# Entries shown
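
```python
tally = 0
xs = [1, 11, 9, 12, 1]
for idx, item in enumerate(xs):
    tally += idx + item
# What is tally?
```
Trace:
  tally=0
  tally=1, idx=0, item=1
  tally=13, idx=1, item=11
  tally=24, idx=2, item=9
  tally=39, idx=3, item=12
  tally=44, idx=4, item=1

Final answer: 44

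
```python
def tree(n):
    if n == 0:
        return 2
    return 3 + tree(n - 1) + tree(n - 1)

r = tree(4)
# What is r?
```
Call trace (a repeated sub-call is expanded the first time; later identical calls just restate its return value):
tree(n=4)
  tree(n=3)
    tree(n=2)
      tree(n=1)
        tree(n=0)
        -> return 2
        tree(n=0)
        -> return 2
      -> return 7
      tree(n=1) -> return 7  (same call as traced above)
    -> return 17
    tree(n=2) -> return 17  (same call as traced above)
  -> return 37
  tree(n=3) -> return 37  (same call as traced above)
-> return 77

Final answer: 77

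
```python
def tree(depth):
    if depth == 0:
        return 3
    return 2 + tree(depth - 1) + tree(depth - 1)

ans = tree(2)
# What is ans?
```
Call trace (a repeated sub-call is expanded the first time; later identical calls just restate its return value):
tree(depth=2)
  tree(depth=1)
    tree(depth=0)
    -> return 3
    tree(depth=0)
    -> return 3
  -> return 8
  tree(depth=1) -> return 8  (same call as traced above)
-> return 18

Final answer: 18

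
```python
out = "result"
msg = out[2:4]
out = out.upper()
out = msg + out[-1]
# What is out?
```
Trace:
  out='result'
  out='result', msg='su'
  out='RESULT', msg='su'
  out='suT', msg='su'

Final answer: 'suT'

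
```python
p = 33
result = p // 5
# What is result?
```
Trace:
  p=33
  p=33, result=6

Final answer: 6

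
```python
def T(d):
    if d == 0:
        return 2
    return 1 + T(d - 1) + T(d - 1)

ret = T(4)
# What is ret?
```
Call trace (a repeated sub-call is expanded the first time; later identical calls just restate its return value):
T(d=4)
  T(d=3)
    T(d=2)
      T(d=1)
        T(d=0)
        -> return 2
        T(d=0)
        -> return 2
      -> return 5
      T(d=1) -> return 5  (same call as traced above)
    -> return 11
    T(d=2) -> return 11  (same call as traced above)
  -> return 23
  T(d=3) -> return 23  (same call as traced above)
-> return 47

Final answer: 47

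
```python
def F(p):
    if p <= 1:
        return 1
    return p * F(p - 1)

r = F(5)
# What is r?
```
Call trace:
F(p=5)
  F(p=4)
    F(p=3)
      F(p=2)
        F(p=1)
        -> return 1
      -> return 2
    -> return 6
  -> return 24
-> return 120

Final answer: 120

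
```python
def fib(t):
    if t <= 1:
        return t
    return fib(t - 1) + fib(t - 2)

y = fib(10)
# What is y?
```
Call trace (a repeated sub-call is expanded the first time; later identical calls just restate its return value):
fib(t=10)
  fib(t=9)
    fib(t=8)
      fib(t=7)
        fib(t=6)
          fib(t=5)
            fib(t=4)
              fib(t=3)
                fib(t=2)
                  fib(t=1)
                  -> return 1
                  fib(t=0)
                  -> return 0
                -> return 1
                fib(t=1)
                -> return 1
              -> return 2
              fib(t=2) -> return 1  (same call as traced above)
            -> return 3
            fib(t=3) -> return 2  (same call as traced above)
          -> return 5
          fib(t=4) -> return 3  (same call as traced above)
        -> return 8
        fib(t=5) -> return 5  (same call as traced above)
      -> return 13
      fib(t=6) -> return 8  (same call as traced above)
    -> return 21
    fib(t=7) -> return 13  (same call as traced above)
  -> return 34
  fib(t=8) -> return 21  (same call as traced above)
-> return 55

Final answer: 55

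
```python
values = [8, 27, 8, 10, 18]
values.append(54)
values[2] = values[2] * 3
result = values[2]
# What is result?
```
Trace:
  values=[8, 27, 8, 10, 18]
  values=[8, 27, 8, 10, 18, 54]
  values=[8, 27, 24, 10, 18, 54]
  values=[8, 27, 24, 10, 18, 54], result=24

Final answer: 24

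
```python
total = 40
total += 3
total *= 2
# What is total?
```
Trace:
  total=40
  total=43
  total=86

Final answer: 86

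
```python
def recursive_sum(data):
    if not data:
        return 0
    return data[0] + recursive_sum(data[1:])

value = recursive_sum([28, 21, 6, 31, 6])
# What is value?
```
Call trace:
recursive_sum(data=[28, 21, 6, 31, 6])
  recursive_sum(data=[21, 6, 31, 6])
    recursive_sum(data=[6, 31, 6])
      recursive_sum(data=[31, 6])
        recursive_sum(data=[6])
          recursive_sum(data=[])
          -> return 0
        -> return 6
      -> return 37
    -> return 43
  -> return 64
-> return 92

Final answer: 92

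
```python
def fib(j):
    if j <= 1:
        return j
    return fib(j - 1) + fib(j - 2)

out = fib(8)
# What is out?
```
Call trace (a repeated sub-call is expanded the first time; later identical calls just restate its return value):
fib(j=8)
  fib(j=7)
    fib(j=6)
      fib(j=5)
        fib(j=4)
          fib(j=3)
            fib(j=2)
              fib(j=1)
              -> return 1
              fib(j=0)
              -> return 0
            -> return 1
            fib(j=1)
            -> return 1
          -> return 2
          fib(j=2) -> return 1  (same call as traced above)
        -> return 3
        fib(j=3) -> return 2  (same call as traced above)
      -> return 5
      fib(j=4) -> return 3  (same call as traced above)
    -> return 8
    fib(j=5) -> return 5  (same call as traced above)
  -> return 13
  fib(j=6) -> return 8  (same call as traced above)
-> return 21

Final answer: 21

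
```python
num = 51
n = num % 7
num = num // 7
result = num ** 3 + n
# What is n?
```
Trace:
  num=51
  num=51, n=2
  num=7, n=2
  num=7, n=2, result=345

Final answer: 2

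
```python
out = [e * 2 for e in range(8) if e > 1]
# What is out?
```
Trace:
  e=0
  e=1
  e=2
  e=3
  e=4
  e=5
  e=6
  e=7
  out=[4, 6, 8, 10, 12, 14]

Final answer: [4, 6, 8, 10, 12, 14]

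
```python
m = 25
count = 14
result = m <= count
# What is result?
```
Trace:
  m=25
  m=25, count=14
  m=25, count=14, result=False

Final answer: False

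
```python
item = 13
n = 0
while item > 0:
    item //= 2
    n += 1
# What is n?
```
Trace:
  item=13
  item=13, n=0
  item=6, n=1
  item=3, n=2
  item=1, n=3
  item=0, n=4

Final answer: 4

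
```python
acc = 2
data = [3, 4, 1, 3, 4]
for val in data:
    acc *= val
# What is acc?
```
Trace:
  acc=2
  acc=6, val=3
  acc=24, val=4
  acc=24, val=1
  acc=72, val=3
  acc=288, val=4

Final answer: 288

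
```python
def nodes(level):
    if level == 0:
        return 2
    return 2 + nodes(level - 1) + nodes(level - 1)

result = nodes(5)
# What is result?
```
Call trace (a repeated sub-call is expanded the first time; later identical calls just restate its return value):
nodes(level=5)
  nodes(level=4)
    nodes(level=3)
      nodes(level=2)
        nodes(level=1)
          nodes(level=0)
          -> return 2
          nodes(level=0)
          -> return 2
        -> return 6
        nodes(level=1) -> return 6  (same call as traced above)
      -> return 14
      nodes(level=2) -> return 14  (same call as traced above)
    -> return 30
    nodes(level=3) -> return 30  (same call as traced above)
  -> return 62
  nodes(level=4) -> return 62  (same call as traced above)
-> return 126

Final answer: 126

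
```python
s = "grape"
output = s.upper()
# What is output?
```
Trace:
  s='grape'
  s='grape', output='GRAPE'

Final answer: 'GRAPE'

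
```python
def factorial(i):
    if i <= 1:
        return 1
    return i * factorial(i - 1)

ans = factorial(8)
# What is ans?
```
Call trace:
factorial(i=8)
  factorial(i=7)
    factorial(i=6)
      factorial(i=5)
        factorial(i=4)
          factorial(i=3)
            factorial(i=2)
              factorial(i=1)
              -> return 1
            -> return 2
          -> return 6
        -> return 24
      -> return 120
    -> return 720
  -> return 5040
-> return 40320

Final answer: 40320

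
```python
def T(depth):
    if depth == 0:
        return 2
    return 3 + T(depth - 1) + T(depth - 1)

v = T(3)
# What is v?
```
Call trace (a repeated sub-call is expanded the first time; later identical calls just restate its return value):
T(depth=3)
  T(depth=2)
    T(depth=1)
      T(depth=0)
      -> return 2
      T(depth=0)
      -> return 2
    -> return 7
    T(depth=1) -> return 7  (same call as traced above)
  -> return 17
  T(depth=2) -> return 17  (same call as traced above)
-> return 37

Final answer: 37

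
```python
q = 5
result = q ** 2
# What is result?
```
Trace:
  q=5
  q=5, result=25

Final answer: 25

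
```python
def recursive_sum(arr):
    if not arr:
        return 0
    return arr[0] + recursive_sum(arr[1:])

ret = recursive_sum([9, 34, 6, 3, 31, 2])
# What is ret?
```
Call trace:
recursive_sum(arr=[9, 34, 6, 3, 31, 2])
  recursive_sum(arr=[34, 6, 3, 31, 2])
    recursive_sum(arr=[6, 3, 31, 2])
      recursive_sum(arr=[3, 31, 2])
        recursive_sum(arr=[31, 2])
          recursive_sum(arr=[2])
            recursive_sum(arr=[])
            -> return 0
          -> return 2
        -> return 33
      -> return 36
    -> return 42
  -> return 76
-> return 85

Final answer: 85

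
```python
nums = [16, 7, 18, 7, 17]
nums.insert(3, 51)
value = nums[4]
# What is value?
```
Trace:
  nums=[16, 7, 18, 7, 17]
  nums=[16, 7, 18, 51, 7, 17]
  nums=[16, 7, 18, 51, 7, 17], value=7

Final answer: 7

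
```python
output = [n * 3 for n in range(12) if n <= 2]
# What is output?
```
Trace:
  n=0
  n=1
  n=2
  n=3
  n=4
  n=5
  n=6
  n=7
  n=8
  n=9
  n=10
  n=11
  output=[0, 3, 6]

Final answer: [0, 3, 6]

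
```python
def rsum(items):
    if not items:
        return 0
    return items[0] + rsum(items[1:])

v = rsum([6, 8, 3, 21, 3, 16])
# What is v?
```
Call trace:
rsum(items=[6, 8, 3, 21, 3, 16])
  rsum(items=[8, 3, 21, 3, 16])
    rsum(items=[3, 21, 3, 16])
      rsum(items=[21, 3, 16])
        rsum(items=[3, 16])
          rsum(items=[16])
            rsum(items=[])
            -> return 0
          -> return 16
        -> return 19
      -> return 40
    -> return 43
  -> return 51
-> return 57

Final answer: 57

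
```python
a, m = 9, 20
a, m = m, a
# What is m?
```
Trace:
  a=9, m=20
  a=20, m=9

Final answer: 9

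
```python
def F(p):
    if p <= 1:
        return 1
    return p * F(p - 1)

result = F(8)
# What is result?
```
Call trace:
F(p=8)
  F(p=7)
    F(p=6)
      F(p=5)
        F(p=4)
          F(p=3)
            F(p=2)
              F(p=1)
              -> return 1
            -> return 2
          -> return 6
        -> return 24
      -> return 120
    -> return 720
  -> return 5040
-> return 40320

Final answer: 40320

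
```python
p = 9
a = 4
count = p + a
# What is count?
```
Trace:
  p=9
  p=9, a=4
  p=9, a=4, count=13

Final answer: 13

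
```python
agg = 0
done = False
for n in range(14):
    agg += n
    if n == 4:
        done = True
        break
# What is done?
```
Trace:
  agg=0
  agg=0, done=False
  agg=0, done=False, n=0
  agg=1, done=False, n=1
  agg=3, done=False, n=2
  agg=6, done=False, n=3
  agg=10, done=True, n=4

Final answer: True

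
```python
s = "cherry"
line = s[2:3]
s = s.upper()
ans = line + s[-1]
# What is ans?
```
Trace:
  s='cherry'
  s='cherry', line='e'
  s='CHERRY', line='e'
  s='CHERRY', line='e', ans='eY'

Final answer: 'eY'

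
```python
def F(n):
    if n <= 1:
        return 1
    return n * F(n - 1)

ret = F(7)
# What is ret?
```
Call trace:
F(n=7)
  F(n=6)
    F(n=5)
      F(n=4)
        F(n=3)
          F(n=2)
            F(n=1)
            -> return 1
          -> return 2
        -> return 6
      -> return 24
    -> return 120
  -> return 720
-> return 5040

Final answer: 5040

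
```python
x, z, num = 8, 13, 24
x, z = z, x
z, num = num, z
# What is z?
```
Trace:
  x=8, z=13, num=24
  x=13, z=8, num=24
  x=13, z=24, num=8

Final answer: 24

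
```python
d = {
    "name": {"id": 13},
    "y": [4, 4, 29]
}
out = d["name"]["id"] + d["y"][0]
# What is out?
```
Trace:
  d={'name': {'id': 13}, 'y': [4, 4, 29]}
  d={'name': {'id': 13}, 'y': [4, 4, 29]}, out=17

Final answer: 17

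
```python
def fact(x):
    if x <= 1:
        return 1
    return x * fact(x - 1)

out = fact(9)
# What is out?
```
Call trace:
fact(x=9)
  fact(x=8)
    fact(x=7)
      fact(x=6)
        fact(x=5)
          fact(x=4)
            fact(x=3)
              fact(x=2)
                fact(x=1)
                -> return 1
              -> return 2
            -> return 6
          -> return 24
        -> return 120
      -> return 720
    -> return 5040
  -> return 40320
-> return 362880

Final answer: 362880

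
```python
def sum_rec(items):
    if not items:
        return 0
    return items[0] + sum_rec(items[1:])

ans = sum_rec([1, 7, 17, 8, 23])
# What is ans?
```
Call trace:
sum_rec(items=[1, 7, 17, 8, 23])
  sum_rec(items=[7, 17, 8, 23])
    sum_rec(items=[17, 8, 23])
      sum_rec(items=[8, 23])
        sum_rec(items=[23])
          sum_rec(items=[])
          -> return 0
        -> return 23
      -> return 31
    -> return 48
  -> return 55
-> return 56

Final answer: 56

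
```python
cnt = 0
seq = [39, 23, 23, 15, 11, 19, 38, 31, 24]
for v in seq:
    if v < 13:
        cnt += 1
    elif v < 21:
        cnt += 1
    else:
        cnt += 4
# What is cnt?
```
Trace:
  cnt=0
  cnt=4, v=39
  cnt=8, v=23
  cnt=12, v=23
  cnt=13, v=15
  cnt=14, v=11
  cnt=15, v=19
  cnt=19, v=38
  cnt=23, v=31
  cnt=27, v=24

Final answer: 27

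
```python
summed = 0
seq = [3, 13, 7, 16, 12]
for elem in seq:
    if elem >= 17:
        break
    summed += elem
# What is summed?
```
Trace:
  summed=0
  summed=3, elem=3
  summed=16, elem=13
  summed=23, elem=7
  summed=39, elem=16
  summed=51, elem=12

Final answer: 51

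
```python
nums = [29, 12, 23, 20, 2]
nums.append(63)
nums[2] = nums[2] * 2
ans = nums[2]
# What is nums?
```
Trace:
  nums=[29, 12, 23, 20, 2]
  nums=[29, 12, 23, 20, 2, 63]
  nums=[29, 12, 46, 20, 2, 63]
  nums=[29, 12, 46, 20, 2, 63], ans=46

Final answer: [29, 12, 46, 20, 2, 63]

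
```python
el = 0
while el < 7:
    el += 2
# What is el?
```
Trace:
  el=0
  el=2
  el=4
  el=6
  el=8

Final answer: 8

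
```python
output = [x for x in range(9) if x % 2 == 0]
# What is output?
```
Trace:
  x=0
  x=1
  x=2
  x=3
  x=4
  x=5
  x=6
  x=7
  x=8
  output=[0, 2, 4, 6, 8]

Final answer: [0, 2, 4, 6, 8]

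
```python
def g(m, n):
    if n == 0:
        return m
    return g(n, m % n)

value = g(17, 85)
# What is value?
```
Call trace:
g(m=17, n=85)
  g(m=85, n=17)
    g(m=17, n=0)
    -> return 17
  -> return 17
-> return 17

Final answer: 17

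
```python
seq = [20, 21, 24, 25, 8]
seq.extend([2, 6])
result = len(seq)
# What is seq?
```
Trace:
  seq=[20, 21, 24, 25, 8]
  seq=[20, 21, 24, 25, 8, 2, 6]
  seq=[20, 21, 24, 25, 8, 2, 6], result=7

Final answer: [20, 21, 24, 25, 8, 2, 6]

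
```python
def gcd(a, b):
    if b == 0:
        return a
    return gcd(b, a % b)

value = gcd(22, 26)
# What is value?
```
Call trace:
gcd(a=22, b=26)
  gcd(a=26, b=22)
    gcd(a=22, b=4)
      gcd(a=4, b=2)
        gcd(a=2, b=0)
        -> return 2
      -> return 2
    -> return 2
  -> return 2
-> return 2

Final answer: 2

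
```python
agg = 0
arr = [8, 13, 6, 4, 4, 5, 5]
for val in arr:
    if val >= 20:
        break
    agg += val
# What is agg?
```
Trace:
  agg=0
  agg=8, val=8
  agg=21, val=13
  agg=27, val=6
  agg=31, val=4
  agg=35, val=4
  agg=40, val=5
  agg=45, val=5

Final answer: 45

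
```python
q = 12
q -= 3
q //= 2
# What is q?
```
Trace:
  q=12
  q=9
  q=4

Final answer: 4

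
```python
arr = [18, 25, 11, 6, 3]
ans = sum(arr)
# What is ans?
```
Trace:
  arr=[18, 25, 11, 6, 3]
  arr=[18, 25, 11, 6, 3], ans=63

Final answer: 63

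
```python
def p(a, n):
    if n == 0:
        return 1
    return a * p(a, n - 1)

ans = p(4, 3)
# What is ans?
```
Call trace:
p(a=4, n=3)
  p(a=4, n=2)
    p(a=4, n=1)
      p(a=4, n=0)
      -> return 1
    -> return 4
  -> return 16
-> return 64

Final answer: 64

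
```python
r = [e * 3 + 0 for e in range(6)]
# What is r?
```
Trace:
  e=0
  e=1
  e=2
  e=3
  e=4
  e=5
  r=[0, 3, 6, 9, 12, 15]

Final answer: [0, 3, 6, 9, 12, 15]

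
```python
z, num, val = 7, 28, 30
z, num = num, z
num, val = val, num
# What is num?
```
Trace:
  z=7, num=28, val=30
  z=28, num=7, val=30
  z=28, num=30, val=7

Final answer: 30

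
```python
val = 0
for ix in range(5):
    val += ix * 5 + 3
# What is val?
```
Trace:
  val=0
  val=3, ix=0
  val=11, ix=1
  val=24, ix=2
  val=42, ix=3
  val=65, ix=4

Final answer: 65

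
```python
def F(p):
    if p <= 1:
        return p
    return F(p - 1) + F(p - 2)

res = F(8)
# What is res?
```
Call trace (a repeated sub-call is expanded the first time; later identical calls just restate its return value):
F(p=8)
  F(p=7)
    F(p=6)
      F(p=5)
        F(p=4)
          F(p=3)
            F(p=2)
              F(p=1)
              -> return 1
              F(p=0)
              -> return 0
            -> return 1
            F(p=1)
            -> return 1
          -> return 2
          F(p=2) -> return 1  (same call as traced above)
        -> return 3
        F(p=3) -> return 2  (same call as traced above)
      -> return 5
      F(p=4) -> return 3  (same call as traced above)
    -> return 8
    F(p=5) -> return 5  (same call as traced above)
  -> return 13
  F(p=6) -> return 8  (same call as traced above)
-> return 21

Final answer: 21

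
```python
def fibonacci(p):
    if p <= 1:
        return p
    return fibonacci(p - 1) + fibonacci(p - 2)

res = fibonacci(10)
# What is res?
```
Call trace (a repeated sub-call is expanded the first time; later identical calls just restate its return value):
fibonacci(p=10)
  fibonacci(p=9)
    fibonacci(p=8)
      fibonacci(p=7)
        fibonacci(p=6)
          fibonacci(p=5)
            fibonacci(p=4)
              fibonacci(p=3)
                fibonacci(p=2)
                  fibonacci(p=1)
                  -> return 1
                  fibonacci(p=0)
                  -> return 0
                -> return 1
                fibonacci(p=1)
                -> return 1
              -> return 2
              fibonacci(p=2) -> return 1  (same call as traced above)
            -> return 3
            fibonacci(p=3) -> return 2  (same call as traced above)
          -> return 5
          fibonacci(p=4) -> return 3  (same call as traced above)
        -> return 8
        fibonacci(p=5) -> return 5  (same call as traced above)
      -> return 13
      fibonacci(p=6) -> return 8  (same call as traced above)
    -> return 21
    fibonacci(p=7) -> return 13  (same call as traced above)
  -> return 34
  fibonacci(p=8) -> return 21  (same call as traced above)
-> return 55

Final answer: 55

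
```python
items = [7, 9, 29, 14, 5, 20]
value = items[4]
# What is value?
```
Trace:
  items=[7, 9, 29, 14, 5, 20]
  items=[7, 9, 29, 14, 5, 20], value=5

Final answer: 5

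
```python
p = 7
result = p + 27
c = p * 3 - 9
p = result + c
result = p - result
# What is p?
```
Trace:
  p=7
  p=7, result=34
  p=7, result=34, c=12
  p=46, result=34, c=12
  p=46, result=12, c=12

Final answer: 46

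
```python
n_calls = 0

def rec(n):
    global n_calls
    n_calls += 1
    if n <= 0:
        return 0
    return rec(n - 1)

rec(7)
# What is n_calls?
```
Call trace:
rec(n=7)
  rec(n=6)
    rec(n=5)
      rec(n=4)
        rec(n=3)
          rec(n=2)
            rec(n=1)
              rec(n=0)
              -> return 0
            -> return 0
          -> return 0
        -> return 0
      -> return 0
    -> return 0
  -> return 0
-> return 0

n_calls is incremented once per call. rec is entered once for each n = 7, 6, 5, 4, 3, 2, 1, 0 (the n <= 0 call returns without recursing), i.e. 7 + 1 calls.
n_calls = 8

Final answer: 8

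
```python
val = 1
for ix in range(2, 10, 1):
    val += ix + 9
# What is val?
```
Trace:
  val=1
  val=12, ix=2
  val=24, ix=3
  val=37, ix=4
  val=51, ix=5
  val=66, ix=6
  val=82, ix=7
  val=99, ix=8
  val=117, ix=9

Final answer: 117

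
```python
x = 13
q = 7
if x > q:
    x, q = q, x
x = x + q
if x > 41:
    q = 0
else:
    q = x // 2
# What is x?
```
Trace:
  x=13
  x=13, q=7
  x=7, q=13
  x=20, q=13
  x=20, q=10

Final answer: 20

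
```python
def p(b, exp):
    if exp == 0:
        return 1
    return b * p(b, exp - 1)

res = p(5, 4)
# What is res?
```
Call trace:
p(b=5, exp=4)
  p(b=5, exp=3)
    p(b=5, exp=2)
      p(b=5, exp=1)
        p(b=5, exp=0)
        -> return 1
      -> return 5
    -> return 25
  -> return 125
-> return 625

Final answer: 625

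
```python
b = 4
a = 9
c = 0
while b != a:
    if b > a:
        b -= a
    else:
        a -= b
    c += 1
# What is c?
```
Trace:
  b=4
  b=4, a=9
  b=4, a=9, c=0
  b=4, a=5, c=1
  b=4, a=1, c=2
  b=3, a=1, c=3
  b=2, a=1, c=4
  b=1, a=1, c=5

Final answer: 5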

# Brief
Among the records, find the lines that contain "upper" and copy each of them.

# Reply to the exercise
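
out = out.upper()
output = s.upper()
s = s.upper()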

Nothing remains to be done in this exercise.